◆ Activity:
Only the closing stretch of the material is wanted: the line containing "A surveyor needs to determine: Compute the" and every line after it, transcribed exactly.

◆ Supplied data:
· · · · ·
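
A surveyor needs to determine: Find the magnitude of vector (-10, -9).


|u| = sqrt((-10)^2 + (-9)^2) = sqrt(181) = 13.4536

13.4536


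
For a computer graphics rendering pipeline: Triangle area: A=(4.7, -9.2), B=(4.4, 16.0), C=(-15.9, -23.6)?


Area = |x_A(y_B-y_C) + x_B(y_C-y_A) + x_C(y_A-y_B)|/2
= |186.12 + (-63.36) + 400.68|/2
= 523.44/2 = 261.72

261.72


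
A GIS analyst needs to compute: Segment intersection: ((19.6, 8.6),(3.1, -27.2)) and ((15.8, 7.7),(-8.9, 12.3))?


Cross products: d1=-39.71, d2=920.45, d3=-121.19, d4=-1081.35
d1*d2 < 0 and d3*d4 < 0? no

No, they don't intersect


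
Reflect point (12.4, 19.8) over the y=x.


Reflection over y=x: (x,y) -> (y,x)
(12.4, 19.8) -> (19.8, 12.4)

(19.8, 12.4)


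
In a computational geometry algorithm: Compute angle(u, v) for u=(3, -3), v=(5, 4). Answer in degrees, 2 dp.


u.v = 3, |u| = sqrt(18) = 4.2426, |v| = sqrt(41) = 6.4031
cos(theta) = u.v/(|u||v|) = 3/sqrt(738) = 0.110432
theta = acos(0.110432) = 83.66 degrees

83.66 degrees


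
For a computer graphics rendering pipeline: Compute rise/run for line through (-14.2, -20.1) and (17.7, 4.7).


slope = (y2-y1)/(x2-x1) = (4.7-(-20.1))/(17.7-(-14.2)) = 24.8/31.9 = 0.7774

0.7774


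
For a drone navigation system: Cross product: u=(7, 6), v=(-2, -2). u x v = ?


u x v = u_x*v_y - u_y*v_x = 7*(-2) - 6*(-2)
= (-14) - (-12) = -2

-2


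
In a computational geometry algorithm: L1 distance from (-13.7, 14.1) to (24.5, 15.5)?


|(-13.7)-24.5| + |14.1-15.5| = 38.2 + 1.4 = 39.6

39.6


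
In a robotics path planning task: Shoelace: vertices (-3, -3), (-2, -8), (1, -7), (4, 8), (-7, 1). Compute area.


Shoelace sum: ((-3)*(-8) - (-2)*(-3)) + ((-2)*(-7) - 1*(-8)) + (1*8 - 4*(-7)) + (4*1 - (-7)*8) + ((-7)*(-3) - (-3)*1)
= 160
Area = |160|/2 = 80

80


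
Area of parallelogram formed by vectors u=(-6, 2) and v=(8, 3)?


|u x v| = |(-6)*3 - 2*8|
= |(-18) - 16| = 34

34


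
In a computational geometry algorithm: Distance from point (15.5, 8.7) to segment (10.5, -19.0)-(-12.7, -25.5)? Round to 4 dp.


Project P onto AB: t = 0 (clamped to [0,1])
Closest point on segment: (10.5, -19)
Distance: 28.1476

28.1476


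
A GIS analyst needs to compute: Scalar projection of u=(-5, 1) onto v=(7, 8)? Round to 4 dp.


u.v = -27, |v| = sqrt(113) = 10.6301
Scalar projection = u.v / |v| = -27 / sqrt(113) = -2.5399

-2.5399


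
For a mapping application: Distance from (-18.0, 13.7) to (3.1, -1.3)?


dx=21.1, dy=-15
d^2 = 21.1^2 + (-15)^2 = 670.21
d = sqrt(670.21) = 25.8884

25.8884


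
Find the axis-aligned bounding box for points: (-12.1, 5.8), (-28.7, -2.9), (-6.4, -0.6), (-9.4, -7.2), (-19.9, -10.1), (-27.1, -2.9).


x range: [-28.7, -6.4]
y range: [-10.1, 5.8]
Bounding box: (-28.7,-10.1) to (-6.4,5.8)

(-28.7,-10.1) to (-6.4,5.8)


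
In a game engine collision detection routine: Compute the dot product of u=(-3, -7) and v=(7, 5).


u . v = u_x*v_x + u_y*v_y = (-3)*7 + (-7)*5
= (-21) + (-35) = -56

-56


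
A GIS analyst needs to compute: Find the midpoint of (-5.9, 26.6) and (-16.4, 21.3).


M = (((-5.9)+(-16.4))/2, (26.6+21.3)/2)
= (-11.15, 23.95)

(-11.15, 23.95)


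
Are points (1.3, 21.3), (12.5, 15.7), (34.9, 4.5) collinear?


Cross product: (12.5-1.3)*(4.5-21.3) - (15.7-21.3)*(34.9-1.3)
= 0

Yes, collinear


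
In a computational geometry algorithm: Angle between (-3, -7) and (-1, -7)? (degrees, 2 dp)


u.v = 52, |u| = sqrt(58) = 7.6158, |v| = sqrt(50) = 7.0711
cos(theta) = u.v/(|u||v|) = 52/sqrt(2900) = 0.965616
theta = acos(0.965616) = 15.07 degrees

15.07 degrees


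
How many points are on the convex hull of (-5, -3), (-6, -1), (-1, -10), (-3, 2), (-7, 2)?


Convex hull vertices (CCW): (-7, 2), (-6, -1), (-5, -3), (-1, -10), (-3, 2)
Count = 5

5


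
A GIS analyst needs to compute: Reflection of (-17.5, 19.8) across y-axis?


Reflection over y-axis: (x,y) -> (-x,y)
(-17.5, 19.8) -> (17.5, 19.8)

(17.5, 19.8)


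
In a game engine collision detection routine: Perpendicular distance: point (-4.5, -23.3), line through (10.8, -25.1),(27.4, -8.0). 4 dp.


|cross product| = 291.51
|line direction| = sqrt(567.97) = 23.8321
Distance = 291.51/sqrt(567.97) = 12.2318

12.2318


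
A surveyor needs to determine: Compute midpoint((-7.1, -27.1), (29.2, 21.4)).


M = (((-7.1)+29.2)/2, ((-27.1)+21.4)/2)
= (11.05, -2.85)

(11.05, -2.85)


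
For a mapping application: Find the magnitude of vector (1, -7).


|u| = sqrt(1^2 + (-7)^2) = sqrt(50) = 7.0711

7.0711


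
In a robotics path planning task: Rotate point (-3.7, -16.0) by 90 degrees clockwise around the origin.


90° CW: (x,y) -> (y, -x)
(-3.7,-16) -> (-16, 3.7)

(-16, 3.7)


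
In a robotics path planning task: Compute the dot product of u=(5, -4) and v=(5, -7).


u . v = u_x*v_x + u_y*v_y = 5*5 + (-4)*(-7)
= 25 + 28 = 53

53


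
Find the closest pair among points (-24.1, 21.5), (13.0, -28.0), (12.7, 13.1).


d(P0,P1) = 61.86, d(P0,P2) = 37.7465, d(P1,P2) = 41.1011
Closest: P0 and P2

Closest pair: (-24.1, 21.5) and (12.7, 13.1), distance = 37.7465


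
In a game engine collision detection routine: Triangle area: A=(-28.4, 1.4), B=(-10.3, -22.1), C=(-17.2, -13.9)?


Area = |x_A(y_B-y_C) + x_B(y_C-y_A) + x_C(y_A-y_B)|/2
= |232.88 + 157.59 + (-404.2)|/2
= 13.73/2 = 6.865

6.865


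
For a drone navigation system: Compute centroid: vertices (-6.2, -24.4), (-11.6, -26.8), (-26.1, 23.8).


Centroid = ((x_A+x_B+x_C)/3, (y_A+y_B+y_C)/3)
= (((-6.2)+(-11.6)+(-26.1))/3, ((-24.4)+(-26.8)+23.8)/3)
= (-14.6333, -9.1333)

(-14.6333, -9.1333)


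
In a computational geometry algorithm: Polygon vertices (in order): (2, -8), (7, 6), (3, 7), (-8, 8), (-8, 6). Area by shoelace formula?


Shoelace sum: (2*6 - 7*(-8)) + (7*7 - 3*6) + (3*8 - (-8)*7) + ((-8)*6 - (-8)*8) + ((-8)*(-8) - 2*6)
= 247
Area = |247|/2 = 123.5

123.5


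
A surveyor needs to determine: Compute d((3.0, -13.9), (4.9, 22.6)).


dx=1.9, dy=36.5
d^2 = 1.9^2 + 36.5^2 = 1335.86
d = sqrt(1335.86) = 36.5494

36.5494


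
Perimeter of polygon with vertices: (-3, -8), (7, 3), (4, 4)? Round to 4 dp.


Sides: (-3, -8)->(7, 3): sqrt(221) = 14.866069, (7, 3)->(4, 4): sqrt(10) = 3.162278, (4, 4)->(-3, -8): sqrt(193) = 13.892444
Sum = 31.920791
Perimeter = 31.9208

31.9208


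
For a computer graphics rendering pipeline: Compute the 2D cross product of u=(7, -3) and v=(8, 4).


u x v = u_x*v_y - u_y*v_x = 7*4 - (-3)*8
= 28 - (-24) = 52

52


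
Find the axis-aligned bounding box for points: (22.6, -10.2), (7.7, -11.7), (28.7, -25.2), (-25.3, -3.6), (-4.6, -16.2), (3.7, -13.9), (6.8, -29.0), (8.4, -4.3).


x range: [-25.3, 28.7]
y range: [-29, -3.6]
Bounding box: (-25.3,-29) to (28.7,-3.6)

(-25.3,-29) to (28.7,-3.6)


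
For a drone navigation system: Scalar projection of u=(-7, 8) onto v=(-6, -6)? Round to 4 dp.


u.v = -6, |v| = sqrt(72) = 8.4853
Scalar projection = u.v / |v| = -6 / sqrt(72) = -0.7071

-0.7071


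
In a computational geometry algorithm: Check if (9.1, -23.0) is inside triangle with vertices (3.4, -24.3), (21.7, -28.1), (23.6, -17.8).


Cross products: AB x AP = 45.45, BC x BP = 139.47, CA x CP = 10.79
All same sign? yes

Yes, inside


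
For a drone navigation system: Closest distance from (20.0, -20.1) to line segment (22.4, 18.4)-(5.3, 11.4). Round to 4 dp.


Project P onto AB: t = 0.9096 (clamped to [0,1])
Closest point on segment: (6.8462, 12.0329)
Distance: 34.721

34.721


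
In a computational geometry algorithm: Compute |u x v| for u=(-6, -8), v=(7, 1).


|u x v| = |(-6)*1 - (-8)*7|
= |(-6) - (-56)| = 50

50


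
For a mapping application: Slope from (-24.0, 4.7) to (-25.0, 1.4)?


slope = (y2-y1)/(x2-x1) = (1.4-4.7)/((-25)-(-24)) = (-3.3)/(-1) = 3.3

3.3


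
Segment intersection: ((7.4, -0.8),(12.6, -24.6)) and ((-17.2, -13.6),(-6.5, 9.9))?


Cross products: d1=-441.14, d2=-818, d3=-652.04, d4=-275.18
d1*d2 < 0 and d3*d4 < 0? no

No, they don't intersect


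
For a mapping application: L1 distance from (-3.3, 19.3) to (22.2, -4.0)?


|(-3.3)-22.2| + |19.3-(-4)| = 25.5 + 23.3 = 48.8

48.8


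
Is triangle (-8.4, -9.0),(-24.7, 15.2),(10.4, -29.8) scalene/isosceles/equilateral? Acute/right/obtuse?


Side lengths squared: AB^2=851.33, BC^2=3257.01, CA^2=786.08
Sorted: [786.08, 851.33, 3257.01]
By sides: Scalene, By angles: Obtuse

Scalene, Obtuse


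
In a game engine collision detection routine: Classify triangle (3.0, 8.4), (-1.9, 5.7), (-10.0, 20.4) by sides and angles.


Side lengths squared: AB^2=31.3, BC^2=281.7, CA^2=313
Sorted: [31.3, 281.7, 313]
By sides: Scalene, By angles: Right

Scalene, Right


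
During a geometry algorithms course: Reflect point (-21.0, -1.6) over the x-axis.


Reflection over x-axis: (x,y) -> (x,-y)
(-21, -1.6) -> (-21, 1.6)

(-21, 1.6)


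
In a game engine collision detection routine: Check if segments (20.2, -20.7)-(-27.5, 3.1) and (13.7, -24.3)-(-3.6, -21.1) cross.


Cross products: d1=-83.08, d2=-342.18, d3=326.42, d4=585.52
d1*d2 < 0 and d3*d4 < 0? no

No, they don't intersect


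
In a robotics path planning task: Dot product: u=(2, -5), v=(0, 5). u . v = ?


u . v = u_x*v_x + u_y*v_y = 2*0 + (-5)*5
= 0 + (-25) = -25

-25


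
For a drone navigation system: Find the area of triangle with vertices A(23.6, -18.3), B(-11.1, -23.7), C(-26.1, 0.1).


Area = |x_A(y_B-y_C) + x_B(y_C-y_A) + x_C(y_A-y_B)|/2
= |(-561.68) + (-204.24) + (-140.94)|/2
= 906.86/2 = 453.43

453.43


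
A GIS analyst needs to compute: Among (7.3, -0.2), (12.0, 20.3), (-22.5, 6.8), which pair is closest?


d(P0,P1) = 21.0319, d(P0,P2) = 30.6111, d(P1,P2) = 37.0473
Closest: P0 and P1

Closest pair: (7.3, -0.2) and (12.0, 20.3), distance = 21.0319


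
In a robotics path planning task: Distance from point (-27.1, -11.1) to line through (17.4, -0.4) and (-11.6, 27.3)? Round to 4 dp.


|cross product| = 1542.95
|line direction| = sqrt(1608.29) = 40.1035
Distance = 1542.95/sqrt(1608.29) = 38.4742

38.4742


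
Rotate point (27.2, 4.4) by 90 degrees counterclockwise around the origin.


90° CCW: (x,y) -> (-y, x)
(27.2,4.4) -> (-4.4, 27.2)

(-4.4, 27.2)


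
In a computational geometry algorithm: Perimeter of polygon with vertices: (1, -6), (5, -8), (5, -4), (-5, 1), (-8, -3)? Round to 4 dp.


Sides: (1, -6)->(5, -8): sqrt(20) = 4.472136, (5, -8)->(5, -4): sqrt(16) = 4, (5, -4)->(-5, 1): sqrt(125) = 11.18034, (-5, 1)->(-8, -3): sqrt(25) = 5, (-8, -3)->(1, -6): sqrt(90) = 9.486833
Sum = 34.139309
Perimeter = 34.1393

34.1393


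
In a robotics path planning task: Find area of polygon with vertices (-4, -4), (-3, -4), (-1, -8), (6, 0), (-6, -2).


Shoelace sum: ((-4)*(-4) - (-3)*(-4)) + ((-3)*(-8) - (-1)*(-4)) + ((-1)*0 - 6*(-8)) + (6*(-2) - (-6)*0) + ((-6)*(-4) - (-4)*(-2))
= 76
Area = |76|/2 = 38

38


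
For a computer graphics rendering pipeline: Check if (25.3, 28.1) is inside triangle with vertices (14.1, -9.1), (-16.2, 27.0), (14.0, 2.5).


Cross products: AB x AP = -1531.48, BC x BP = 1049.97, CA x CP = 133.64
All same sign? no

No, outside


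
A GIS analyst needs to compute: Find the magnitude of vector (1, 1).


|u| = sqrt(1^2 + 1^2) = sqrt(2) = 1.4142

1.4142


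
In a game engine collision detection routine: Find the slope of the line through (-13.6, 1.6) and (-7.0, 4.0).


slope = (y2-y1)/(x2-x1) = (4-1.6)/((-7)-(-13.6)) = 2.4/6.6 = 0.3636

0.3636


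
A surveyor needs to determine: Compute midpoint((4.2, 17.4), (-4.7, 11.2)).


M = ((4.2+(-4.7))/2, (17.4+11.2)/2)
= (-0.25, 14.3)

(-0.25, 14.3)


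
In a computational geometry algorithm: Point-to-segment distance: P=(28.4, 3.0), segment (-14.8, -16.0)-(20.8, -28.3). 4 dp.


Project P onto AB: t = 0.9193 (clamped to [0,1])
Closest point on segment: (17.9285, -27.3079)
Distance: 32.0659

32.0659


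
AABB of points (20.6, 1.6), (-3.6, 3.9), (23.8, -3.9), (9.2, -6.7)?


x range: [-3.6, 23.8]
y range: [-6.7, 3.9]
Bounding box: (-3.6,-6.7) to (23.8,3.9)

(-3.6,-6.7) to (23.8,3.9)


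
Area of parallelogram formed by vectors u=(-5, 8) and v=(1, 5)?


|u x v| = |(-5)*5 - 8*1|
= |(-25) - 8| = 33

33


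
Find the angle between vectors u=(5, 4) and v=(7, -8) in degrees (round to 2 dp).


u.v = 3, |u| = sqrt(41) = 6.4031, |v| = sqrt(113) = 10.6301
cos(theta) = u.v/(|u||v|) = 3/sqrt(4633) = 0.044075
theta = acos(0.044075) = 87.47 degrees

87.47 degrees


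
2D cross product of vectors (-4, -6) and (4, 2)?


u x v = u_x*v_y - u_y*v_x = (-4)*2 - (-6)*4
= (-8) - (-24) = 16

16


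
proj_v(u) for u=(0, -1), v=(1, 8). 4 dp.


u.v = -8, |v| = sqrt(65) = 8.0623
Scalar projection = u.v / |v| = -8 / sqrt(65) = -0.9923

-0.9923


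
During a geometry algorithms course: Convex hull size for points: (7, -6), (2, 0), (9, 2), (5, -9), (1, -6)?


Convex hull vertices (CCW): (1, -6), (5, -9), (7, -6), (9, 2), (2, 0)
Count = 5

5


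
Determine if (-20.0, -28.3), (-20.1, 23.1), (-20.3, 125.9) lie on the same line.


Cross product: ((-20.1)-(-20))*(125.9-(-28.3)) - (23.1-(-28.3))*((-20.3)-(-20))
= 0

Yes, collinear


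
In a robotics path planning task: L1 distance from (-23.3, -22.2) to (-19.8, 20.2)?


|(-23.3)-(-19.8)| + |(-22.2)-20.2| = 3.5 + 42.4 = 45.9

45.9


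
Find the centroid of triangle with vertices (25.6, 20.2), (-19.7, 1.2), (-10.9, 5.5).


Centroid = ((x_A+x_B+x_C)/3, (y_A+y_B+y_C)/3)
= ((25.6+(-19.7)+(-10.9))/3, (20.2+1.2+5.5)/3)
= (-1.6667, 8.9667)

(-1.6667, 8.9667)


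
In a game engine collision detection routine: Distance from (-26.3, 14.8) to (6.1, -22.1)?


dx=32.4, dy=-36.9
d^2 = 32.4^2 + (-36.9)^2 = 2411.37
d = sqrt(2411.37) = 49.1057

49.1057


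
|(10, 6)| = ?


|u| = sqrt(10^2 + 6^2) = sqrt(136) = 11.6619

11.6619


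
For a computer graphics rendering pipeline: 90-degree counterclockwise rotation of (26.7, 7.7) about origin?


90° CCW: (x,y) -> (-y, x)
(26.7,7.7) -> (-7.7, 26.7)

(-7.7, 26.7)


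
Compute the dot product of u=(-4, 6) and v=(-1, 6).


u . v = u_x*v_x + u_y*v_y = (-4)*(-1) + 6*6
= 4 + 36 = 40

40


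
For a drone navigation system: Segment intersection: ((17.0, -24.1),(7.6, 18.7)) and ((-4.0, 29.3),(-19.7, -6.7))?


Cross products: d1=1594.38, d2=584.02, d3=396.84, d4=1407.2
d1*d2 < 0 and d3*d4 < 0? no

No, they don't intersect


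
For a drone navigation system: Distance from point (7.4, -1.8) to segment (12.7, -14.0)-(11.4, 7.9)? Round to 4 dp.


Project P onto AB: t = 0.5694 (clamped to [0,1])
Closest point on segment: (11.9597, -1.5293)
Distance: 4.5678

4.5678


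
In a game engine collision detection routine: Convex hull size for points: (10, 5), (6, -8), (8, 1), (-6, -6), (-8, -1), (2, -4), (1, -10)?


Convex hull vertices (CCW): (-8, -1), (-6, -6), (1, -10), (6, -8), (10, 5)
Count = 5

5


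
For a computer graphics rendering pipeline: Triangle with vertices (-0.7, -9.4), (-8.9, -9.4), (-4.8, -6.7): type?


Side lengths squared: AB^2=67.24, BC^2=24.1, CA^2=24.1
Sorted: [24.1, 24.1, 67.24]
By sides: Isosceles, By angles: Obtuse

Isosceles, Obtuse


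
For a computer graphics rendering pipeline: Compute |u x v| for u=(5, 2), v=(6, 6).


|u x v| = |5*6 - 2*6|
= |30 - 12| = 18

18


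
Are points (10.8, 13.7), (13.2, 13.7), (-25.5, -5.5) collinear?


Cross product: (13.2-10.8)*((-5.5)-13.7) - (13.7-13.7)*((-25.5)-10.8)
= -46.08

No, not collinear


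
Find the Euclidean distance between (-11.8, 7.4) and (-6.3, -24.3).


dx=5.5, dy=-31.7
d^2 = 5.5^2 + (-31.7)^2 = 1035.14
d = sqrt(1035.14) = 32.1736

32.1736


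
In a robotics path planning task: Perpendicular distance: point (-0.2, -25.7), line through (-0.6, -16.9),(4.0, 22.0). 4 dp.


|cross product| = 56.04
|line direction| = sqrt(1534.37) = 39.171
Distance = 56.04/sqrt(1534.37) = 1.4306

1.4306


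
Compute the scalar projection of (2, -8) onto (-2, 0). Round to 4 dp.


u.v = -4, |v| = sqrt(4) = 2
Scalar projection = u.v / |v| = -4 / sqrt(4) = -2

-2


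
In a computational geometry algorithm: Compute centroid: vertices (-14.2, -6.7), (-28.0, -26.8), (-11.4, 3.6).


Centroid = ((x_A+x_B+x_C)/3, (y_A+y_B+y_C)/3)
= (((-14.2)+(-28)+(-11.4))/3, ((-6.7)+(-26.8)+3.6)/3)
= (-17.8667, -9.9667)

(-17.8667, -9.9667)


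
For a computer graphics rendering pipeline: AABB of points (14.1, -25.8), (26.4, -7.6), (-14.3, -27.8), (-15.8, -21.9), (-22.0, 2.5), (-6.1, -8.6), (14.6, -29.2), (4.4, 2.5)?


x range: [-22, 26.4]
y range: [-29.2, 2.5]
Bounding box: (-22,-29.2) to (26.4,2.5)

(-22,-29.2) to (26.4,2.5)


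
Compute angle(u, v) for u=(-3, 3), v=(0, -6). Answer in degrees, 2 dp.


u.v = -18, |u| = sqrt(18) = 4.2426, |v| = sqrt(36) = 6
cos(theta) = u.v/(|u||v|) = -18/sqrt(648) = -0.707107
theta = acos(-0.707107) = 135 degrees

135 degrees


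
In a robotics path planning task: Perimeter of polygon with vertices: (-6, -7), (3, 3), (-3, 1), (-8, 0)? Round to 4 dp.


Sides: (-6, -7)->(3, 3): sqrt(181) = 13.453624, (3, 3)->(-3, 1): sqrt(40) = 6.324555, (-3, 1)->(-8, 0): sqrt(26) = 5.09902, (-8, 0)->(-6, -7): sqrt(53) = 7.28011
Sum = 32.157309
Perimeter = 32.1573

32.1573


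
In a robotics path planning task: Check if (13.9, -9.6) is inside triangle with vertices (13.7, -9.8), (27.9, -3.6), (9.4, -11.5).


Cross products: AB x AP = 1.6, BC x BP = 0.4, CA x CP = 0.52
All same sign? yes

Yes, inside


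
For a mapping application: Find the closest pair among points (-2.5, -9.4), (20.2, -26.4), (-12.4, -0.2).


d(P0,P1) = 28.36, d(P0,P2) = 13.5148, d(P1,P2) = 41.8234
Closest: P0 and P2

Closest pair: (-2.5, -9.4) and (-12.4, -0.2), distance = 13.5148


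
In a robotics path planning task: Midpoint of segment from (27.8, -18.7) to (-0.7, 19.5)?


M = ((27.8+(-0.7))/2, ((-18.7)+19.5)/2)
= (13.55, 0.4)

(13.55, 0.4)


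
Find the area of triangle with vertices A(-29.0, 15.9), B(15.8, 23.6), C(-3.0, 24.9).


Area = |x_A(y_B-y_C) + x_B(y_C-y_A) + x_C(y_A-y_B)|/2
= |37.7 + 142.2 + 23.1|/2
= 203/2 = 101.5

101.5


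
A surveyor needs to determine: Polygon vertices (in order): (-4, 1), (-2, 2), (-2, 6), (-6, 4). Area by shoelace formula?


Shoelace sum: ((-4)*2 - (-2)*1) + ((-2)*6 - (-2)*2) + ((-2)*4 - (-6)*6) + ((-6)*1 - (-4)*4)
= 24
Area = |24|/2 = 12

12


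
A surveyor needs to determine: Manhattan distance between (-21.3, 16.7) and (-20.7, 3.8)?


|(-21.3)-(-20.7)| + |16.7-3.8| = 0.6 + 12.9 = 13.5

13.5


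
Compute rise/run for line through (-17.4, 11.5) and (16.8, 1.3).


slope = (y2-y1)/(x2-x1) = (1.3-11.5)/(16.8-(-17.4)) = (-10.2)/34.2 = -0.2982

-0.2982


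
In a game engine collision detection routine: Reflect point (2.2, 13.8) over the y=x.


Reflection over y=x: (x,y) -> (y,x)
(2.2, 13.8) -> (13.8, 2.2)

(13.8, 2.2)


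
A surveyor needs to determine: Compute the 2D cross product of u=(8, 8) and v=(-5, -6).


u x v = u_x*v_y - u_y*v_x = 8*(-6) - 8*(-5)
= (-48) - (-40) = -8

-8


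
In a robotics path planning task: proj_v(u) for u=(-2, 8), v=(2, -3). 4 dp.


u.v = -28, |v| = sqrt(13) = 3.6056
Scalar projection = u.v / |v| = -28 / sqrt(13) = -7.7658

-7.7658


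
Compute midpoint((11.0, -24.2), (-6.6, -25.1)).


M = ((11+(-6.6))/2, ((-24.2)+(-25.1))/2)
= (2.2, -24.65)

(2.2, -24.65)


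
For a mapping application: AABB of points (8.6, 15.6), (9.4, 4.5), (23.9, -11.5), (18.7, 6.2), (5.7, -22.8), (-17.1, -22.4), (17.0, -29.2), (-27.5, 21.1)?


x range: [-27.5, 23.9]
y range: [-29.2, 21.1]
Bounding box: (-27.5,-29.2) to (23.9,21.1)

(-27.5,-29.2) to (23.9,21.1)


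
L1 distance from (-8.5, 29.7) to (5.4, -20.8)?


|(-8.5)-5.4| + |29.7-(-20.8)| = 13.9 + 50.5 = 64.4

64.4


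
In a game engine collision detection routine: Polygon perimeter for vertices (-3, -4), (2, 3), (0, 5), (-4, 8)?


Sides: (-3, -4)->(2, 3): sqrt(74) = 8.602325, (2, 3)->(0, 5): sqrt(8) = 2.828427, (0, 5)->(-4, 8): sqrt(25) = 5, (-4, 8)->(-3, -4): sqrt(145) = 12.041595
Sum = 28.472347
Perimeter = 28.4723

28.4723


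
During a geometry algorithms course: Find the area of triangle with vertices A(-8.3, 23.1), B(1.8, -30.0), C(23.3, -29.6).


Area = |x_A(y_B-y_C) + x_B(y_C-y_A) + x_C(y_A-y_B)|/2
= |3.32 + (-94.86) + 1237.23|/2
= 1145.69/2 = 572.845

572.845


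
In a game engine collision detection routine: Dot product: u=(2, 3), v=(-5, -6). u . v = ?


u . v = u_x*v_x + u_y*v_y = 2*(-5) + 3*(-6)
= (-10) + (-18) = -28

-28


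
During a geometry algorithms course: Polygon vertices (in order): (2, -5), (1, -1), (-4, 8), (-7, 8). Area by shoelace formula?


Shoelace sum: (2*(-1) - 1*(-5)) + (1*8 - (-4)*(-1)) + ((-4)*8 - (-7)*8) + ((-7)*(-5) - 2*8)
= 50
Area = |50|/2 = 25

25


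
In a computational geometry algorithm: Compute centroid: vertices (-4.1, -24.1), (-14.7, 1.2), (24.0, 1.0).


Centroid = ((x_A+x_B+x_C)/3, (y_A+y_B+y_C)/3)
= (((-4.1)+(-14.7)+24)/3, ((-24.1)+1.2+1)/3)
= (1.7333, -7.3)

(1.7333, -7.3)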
· · · · ·
◆ Answer to the exercise:
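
A surveyor needs to determine: Compute the 2D cross product of u=(8, 8) and v=(-5, -6).


u x v = u_x*v_y - u_y*v_x = 8*(-6) - 8*(-5)
= (-48) - (-40) = -8

-8


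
In a robotics path planning task: proj_v(u) for u=(-2, 8), v=(2, -3). 4 dp.


u.v = -28, |v| = sqrt(13) = 3.6056
Scalar projection = u.v / |v| = -28 / sqrt(13) = -7.7658

-7.7658


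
Compute midpoint((11.0, -24.2), (-6.6, -25.1)).


M = ((11+(-6.6))/2, ((-24.2)+(-25.1))/2)
= (2.2, -24.65)

(2.2, -24.65)


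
For a mapping application: AABB of points (8.6, 15.6), (9.4, 4.5), (23.9, -11.5), (18.7, 6.2), (5.7, -22.8), (-17.1, -22.4), (17.0, -29.2), (-27.5, 21.1)?


x range: [-27.5, 23.9]
y range: [-29.2, 21.1]
Bounding box: (-27.5,-29.2) to (23.9,21.1)

(-27.5,-29.2) to (23.9,21.1)


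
L1 distance from (-8.5, 29.7) to (5.4, -20.8)?


|(-8.5)-5.4| + |29.7-(-20.8)| = 13.9 + 50.5 = 64.4

64.4


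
In a game engine collision detection routine: Polygon perimeter for vertices (-3, -4), (2, 3), (0, 5), (-4, 8)?


Sides: (-3, -4)->(2, 3): sqrt(74) = 8.602325, (2, 3)->(0, 5): sqrt(8) = 2.828427, (0, 5)->(-4, 8): sqrt(25) = 5, (-4, 8)->(-3, -4): sqrt(145) = 12.041595
Sum = 28.472347
Perimeter = 28.4723

28.4723


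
During a geometry algorithms course: Find the area of triangle with vertices A(-8.3, 23.1), B(1.8, -30.0), C(23.3, -29.6).


Area = |x_A(y_B-y_C) + x_B(y_C-y_A) + x_C(y_A-y_B)|/2
= |3.32 + (-94.86) + 1237.23|/2
= 1145.69/2 = 572.845

572.845


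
In a game engine collision detection routine: Dot product: u=(2, 3), v=(-5, -6). u . v = ?


u . v = u_x*v_x + u_y*v_y = 2*(-5) + 3*(-6)
= (-10) + (-18) = -28

-28


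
During a geometry algorithms course: Polygon vertices (in order): (2, -5), (1, -1), (-4, 8), (-7, 8). Area by shoelace formula?


Shoelace sum: (2*(-1) - 1*(-5)) + (1*8 - (-4)*(-1)) + ((-4)*8 - (-7)*8) + ((-7)*(-5) - 2*8)
= 50
Area = |50|/2 = 25

25


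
In a computational geometry algorithm: Compute centroid: vertices (-4.1, -24.1), (-14.7, 1.2), (24.0, 1.0).


Centroid = ((x_A+x_B+x_C)/3, (y_A+y_B+y_C)/3)
= (((-4.1)+(-14.7)+24)/3, ((-24.1)+1.2+1)/3)
= (1.7333, -7.3)

(1.7333, -7.3)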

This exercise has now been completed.